■ About this task
Word for word, restate the line containing "Demand (crates): Lodi=75, Yuma=80." and all the lines that come after it in the entries below. Include nothing from before it.

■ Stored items
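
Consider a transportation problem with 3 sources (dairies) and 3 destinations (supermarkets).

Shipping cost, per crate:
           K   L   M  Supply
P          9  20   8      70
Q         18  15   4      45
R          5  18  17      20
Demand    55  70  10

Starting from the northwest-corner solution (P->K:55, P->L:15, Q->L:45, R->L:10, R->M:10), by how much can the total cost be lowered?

Current plan cost = 55·9 + 15·20 + 45·15 + 10·18 + 10·17 = 1820.
Optimal plan:
  P to K: 35 × 9 = 315
  P to L: 25 × 20 = 500
  P to M: 10 × 8 = 80
  Q to L: 45 × 15 = 675
  R to K: 20 × 5 = 100
Optimal cost = 1670.
Saving = 1820 − 1670 = 150.

150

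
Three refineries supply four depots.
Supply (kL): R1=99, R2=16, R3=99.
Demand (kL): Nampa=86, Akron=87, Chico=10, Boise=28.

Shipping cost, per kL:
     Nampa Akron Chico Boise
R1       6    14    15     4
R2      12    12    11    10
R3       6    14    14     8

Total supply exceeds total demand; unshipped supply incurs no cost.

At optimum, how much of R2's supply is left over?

0

Minimum-cost shipments:
  R1→Akron: 68 × 14 = 952
  R1→Boise: 28 × 4 = 112
  R2→Akron: 6 × 12 = 72
  R2→Chico: 10 × 11 = 110
  R3→Nampa: 86 × 6 = 516
  R3→Akron: 13 × 14 = 182
Total cost = 1944.
R2 ships 16 of its 16, leaving 0.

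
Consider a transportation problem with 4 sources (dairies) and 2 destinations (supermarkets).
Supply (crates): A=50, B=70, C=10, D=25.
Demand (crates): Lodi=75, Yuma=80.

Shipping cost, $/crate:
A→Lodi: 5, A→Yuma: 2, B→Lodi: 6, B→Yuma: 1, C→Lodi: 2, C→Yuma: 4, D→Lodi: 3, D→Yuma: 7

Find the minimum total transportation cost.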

■ Result of this exercise
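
Demand (crates): Lodi=75, Yuma=80.

Shipping cost, $/crate:
A→Lodi: 5, A→Yuma: 2, B→Lodi: 6, B→Yuma: 1, C→Lodi: 2, C→Yuma: 4, D→Lodi: 3, D→Yuma: 7

Find the minimum total transportation cost.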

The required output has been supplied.